══ GIVEN DATA ══
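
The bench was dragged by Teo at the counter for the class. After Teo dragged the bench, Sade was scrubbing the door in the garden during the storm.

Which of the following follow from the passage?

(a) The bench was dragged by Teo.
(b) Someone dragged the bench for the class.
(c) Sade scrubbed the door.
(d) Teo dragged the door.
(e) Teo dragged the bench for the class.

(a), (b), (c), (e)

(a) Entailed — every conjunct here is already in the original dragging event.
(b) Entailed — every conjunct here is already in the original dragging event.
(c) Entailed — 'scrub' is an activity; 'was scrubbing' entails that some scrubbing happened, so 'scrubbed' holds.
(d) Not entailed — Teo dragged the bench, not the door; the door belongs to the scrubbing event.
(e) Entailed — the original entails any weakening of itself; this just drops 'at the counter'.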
═══
EXERCISE DETAILS >> Would you please give the data above again, exactly as it appears?

FINISHED TASK >>
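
The bench was dragged by Teo at the counter for the class. After Teo dragged the bench, Sade was scrubbing the door in the garden during the storm.

Which of the following follow from the passage?

(a) The bench was dragged by Teo.
(b) Someone dragged the bench for the class.
(c) Sade scrubbed the door.
(d) Teo dragged the door.
(e) Teo dragged the bench for the class.

(a), (b), (c), (e)

(a) Entailed — every conjunct here is already in the original dragging event.
(b) Entailed — every conjunct here is already in the original dragging event.
(c) Entailed — 'scrub' is an activity; 'was scrubbing' entails that some scrubbing happened, so 'scrubbed' holds.
(d) Not entailed — Teo dragged the bench, not the door; the door belongs to the scrubbing event.
(e) Entailed — the original entails any weakening of itself; this just drops 'at the counter'.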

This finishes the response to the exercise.